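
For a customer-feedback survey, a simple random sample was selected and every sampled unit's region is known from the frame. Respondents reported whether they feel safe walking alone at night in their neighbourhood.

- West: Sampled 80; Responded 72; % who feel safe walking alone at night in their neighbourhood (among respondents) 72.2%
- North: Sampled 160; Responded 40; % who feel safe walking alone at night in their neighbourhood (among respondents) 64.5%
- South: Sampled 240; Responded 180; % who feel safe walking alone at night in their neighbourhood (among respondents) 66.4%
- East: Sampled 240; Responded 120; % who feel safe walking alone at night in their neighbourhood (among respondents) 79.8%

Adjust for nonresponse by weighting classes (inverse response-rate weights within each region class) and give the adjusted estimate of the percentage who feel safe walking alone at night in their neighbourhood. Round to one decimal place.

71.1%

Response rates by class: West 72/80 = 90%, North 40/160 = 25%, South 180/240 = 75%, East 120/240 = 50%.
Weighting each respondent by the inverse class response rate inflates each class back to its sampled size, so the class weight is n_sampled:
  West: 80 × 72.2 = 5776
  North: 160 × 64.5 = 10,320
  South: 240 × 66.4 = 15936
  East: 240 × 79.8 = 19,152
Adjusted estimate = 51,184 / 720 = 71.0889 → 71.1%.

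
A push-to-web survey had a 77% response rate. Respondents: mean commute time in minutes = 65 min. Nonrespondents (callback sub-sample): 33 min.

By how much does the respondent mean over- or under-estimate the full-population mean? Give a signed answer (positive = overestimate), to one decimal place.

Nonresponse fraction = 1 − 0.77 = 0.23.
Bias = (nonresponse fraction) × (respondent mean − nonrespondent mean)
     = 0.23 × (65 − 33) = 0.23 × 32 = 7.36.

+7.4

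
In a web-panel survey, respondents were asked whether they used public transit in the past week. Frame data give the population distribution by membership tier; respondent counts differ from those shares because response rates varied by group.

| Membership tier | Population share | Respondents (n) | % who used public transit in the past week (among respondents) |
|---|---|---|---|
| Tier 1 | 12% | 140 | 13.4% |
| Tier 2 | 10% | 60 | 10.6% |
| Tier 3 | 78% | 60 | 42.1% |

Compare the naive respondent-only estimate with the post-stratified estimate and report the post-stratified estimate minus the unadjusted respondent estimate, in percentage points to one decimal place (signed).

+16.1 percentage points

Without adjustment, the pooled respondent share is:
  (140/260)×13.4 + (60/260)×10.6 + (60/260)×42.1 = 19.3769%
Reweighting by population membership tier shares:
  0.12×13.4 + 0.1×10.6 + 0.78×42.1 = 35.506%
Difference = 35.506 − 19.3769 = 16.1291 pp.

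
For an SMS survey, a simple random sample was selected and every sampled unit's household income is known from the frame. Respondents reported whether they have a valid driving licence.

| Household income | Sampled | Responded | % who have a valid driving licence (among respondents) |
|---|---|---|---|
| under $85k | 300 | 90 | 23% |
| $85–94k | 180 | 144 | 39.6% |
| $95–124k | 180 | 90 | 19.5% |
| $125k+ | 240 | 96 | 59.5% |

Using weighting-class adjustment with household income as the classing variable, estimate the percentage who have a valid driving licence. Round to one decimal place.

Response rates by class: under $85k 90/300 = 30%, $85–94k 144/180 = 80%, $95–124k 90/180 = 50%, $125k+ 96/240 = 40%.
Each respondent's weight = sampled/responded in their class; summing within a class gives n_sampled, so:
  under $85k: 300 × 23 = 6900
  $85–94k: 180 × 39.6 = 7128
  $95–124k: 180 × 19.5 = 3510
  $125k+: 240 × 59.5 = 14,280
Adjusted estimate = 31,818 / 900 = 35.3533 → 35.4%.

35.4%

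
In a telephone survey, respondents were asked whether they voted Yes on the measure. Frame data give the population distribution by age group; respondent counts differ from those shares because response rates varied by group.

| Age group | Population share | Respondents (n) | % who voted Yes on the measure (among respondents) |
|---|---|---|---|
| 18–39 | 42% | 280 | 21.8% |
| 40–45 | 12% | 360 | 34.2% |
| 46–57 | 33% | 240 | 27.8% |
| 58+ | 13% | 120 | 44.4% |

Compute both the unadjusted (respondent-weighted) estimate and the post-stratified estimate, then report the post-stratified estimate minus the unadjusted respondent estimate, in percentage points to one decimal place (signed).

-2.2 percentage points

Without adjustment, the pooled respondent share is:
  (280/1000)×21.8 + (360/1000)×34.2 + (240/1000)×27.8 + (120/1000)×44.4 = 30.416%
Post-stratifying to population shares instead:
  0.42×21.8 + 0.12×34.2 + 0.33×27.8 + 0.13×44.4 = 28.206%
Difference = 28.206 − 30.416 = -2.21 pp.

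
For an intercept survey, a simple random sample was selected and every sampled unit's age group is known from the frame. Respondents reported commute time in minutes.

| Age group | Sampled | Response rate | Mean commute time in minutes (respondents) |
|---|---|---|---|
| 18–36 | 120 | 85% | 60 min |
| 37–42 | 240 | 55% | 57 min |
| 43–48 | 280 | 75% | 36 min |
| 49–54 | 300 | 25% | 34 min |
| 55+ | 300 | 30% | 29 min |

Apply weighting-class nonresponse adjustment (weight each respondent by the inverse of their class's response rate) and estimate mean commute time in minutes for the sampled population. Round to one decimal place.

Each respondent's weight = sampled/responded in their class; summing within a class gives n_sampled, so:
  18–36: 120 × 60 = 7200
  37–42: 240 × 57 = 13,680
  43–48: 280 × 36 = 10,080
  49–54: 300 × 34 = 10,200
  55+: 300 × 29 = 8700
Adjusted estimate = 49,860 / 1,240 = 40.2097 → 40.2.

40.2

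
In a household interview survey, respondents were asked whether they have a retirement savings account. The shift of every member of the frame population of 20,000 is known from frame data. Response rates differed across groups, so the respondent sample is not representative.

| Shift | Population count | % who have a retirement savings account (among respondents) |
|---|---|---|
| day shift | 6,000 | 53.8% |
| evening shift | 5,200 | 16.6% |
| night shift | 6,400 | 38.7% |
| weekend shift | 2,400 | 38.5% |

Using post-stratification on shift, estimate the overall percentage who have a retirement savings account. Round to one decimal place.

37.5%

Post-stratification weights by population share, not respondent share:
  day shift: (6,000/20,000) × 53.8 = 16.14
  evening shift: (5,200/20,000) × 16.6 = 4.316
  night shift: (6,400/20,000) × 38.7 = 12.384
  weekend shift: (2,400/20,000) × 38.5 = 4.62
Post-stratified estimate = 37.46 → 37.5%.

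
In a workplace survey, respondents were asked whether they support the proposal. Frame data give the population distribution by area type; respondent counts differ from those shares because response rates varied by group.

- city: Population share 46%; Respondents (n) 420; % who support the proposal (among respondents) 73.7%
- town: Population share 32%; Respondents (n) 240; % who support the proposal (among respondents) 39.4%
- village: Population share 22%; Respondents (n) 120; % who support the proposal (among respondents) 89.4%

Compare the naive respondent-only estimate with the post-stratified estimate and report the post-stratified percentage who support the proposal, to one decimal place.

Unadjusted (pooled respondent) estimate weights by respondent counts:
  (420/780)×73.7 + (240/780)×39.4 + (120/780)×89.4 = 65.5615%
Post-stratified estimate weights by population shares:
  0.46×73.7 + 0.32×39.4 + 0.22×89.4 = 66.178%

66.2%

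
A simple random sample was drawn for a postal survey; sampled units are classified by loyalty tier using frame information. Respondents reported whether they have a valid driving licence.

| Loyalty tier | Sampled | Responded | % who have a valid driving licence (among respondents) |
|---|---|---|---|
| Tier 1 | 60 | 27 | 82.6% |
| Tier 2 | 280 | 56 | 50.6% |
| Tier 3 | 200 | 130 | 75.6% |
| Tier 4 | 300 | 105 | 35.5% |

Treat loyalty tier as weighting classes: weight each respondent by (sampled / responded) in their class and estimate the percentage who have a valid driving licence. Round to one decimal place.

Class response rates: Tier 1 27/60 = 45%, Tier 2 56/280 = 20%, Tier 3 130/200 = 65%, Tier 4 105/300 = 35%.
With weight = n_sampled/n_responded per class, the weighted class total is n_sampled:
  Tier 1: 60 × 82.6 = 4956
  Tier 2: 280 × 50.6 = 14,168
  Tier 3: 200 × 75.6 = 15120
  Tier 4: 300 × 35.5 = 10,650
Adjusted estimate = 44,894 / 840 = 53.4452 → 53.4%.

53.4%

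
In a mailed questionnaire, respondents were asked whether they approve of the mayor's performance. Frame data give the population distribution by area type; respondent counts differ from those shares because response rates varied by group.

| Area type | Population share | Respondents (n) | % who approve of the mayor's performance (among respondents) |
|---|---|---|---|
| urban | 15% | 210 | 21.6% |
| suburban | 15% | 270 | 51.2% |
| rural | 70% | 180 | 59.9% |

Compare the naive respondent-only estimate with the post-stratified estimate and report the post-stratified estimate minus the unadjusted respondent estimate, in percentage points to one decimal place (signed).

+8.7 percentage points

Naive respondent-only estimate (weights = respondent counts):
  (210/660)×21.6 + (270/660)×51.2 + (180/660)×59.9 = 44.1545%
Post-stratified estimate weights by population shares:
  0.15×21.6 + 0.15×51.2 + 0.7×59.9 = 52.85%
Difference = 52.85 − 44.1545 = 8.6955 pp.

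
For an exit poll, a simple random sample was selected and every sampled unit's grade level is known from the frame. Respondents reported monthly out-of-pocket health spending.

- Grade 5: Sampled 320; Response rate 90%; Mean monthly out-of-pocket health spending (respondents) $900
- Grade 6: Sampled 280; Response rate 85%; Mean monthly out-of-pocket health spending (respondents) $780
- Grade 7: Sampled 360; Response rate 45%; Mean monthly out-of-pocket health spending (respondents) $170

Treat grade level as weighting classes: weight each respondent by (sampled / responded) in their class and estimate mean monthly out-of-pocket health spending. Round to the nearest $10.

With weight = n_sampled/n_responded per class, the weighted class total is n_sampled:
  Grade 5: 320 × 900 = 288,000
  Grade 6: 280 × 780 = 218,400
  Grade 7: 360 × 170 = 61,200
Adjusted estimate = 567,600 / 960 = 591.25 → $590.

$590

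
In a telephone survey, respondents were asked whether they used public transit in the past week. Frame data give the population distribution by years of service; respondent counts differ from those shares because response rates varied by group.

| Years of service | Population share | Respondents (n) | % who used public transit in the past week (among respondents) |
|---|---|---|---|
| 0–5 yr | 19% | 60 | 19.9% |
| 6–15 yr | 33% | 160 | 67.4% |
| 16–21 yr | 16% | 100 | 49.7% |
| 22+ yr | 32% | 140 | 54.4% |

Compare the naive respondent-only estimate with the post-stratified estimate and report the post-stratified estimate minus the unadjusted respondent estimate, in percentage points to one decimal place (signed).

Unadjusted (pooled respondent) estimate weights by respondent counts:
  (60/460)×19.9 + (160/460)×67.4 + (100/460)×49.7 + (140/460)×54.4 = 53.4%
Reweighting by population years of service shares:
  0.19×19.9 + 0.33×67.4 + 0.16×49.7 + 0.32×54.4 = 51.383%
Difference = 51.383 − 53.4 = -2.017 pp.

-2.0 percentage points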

...

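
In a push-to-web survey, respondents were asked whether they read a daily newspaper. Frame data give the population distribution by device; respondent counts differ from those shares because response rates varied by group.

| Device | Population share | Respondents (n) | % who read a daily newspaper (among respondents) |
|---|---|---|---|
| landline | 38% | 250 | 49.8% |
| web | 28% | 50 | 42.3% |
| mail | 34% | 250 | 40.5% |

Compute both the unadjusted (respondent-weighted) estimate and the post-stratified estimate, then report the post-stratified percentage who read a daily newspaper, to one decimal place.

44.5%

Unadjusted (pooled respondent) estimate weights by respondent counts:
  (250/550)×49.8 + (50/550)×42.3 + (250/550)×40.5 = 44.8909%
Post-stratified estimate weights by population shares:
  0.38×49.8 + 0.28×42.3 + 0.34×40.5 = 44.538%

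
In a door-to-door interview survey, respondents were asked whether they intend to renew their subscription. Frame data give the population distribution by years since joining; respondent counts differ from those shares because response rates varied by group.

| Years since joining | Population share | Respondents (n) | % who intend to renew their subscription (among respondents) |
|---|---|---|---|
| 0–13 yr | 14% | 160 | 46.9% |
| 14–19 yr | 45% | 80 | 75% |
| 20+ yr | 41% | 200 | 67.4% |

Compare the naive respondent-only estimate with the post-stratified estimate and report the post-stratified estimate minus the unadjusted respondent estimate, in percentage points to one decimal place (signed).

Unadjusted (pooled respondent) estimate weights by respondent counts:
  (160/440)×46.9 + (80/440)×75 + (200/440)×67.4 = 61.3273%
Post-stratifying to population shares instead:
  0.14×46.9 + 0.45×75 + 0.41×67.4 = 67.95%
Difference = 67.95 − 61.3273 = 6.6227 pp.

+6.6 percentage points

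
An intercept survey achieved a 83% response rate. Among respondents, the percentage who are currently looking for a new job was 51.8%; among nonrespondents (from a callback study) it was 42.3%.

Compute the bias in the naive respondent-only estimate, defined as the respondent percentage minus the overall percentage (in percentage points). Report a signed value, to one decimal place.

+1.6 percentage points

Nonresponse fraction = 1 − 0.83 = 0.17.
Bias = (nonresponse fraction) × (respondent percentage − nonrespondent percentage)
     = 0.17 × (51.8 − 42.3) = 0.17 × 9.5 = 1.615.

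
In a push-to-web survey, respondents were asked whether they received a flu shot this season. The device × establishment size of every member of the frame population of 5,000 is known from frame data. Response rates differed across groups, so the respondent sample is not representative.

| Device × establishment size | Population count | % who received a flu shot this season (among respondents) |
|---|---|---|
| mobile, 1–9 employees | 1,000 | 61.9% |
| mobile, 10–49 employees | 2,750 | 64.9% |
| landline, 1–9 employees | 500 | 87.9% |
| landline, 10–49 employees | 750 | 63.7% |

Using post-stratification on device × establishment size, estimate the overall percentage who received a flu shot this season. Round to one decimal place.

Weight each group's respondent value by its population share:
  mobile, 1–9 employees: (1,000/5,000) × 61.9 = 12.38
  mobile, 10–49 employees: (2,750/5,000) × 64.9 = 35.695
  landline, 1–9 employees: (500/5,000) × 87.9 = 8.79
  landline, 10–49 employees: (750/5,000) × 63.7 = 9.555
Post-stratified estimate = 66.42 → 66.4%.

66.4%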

...

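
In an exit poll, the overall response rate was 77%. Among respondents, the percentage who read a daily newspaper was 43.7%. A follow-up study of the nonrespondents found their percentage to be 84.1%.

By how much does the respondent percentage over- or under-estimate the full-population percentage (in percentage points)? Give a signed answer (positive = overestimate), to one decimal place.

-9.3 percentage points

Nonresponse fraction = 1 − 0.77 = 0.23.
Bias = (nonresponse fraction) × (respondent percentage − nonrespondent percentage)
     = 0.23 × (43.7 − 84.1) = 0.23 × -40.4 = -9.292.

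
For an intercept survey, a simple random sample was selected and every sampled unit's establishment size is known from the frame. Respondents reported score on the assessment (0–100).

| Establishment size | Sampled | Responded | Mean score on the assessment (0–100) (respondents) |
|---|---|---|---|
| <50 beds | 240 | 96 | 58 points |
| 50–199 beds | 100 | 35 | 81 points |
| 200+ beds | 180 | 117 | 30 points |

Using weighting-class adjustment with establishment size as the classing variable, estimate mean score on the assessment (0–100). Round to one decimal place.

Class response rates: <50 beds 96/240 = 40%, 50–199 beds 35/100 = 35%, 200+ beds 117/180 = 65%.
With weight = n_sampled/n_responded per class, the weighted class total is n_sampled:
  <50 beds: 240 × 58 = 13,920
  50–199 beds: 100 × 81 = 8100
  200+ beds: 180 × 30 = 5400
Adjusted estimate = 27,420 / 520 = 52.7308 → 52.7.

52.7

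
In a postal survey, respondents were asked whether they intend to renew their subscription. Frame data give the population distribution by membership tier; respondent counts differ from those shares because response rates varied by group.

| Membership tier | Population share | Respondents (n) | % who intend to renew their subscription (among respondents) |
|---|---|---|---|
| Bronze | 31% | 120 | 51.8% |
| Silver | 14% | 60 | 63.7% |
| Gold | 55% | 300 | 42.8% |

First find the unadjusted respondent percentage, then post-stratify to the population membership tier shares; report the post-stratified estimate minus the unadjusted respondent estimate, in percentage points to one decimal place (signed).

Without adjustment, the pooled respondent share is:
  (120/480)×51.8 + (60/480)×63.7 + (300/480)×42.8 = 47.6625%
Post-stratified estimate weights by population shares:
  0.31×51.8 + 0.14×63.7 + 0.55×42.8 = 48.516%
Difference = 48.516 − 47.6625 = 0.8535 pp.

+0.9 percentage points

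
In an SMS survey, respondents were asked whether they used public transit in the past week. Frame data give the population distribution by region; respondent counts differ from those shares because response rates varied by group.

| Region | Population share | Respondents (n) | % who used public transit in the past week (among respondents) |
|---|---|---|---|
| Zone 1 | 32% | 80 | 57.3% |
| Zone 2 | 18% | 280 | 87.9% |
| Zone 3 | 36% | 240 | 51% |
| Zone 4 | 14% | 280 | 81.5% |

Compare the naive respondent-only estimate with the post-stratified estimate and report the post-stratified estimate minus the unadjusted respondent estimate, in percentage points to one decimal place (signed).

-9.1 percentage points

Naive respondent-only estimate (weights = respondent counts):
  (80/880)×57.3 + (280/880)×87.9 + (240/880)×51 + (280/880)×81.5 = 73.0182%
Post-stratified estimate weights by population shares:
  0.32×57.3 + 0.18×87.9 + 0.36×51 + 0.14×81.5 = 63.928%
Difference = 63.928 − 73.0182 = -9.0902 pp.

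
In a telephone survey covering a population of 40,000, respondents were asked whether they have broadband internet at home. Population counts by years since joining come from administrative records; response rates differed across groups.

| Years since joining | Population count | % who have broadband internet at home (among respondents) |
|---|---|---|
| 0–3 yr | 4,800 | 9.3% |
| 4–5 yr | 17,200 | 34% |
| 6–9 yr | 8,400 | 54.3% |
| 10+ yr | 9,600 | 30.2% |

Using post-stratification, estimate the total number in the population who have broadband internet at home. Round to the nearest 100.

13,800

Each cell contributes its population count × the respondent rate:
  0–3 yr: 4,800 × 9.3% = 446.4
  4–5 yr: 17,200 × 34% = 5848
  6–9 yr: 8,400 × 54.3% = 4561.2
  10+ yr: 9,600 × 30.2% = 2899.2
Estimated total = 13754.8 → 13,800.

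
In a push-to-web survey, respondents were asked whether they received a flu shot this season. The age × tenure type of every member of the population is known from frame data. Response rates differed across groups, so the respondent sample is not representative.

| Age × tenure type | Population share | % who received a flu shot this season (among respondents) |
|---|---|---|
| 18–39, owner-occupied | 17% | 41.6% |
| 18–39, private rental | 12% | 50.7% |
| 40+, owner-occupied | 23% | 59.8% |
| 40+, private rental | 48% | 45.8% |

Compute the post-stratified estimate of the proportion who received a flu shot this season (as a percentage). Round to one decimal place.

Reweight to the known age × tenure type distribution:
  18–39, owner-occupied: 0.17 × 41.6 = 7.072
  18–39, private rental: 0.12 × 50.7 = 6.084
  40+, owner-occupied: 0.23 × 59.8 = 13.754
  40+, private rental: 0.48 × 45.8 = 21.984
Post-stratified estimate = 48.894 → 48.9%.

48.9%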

▸ **WORK ORDER**
Taking the records above line by line, count those that hold the word "Zone"; the number is the entire answer.

▸ **RESPONSE AREA**
4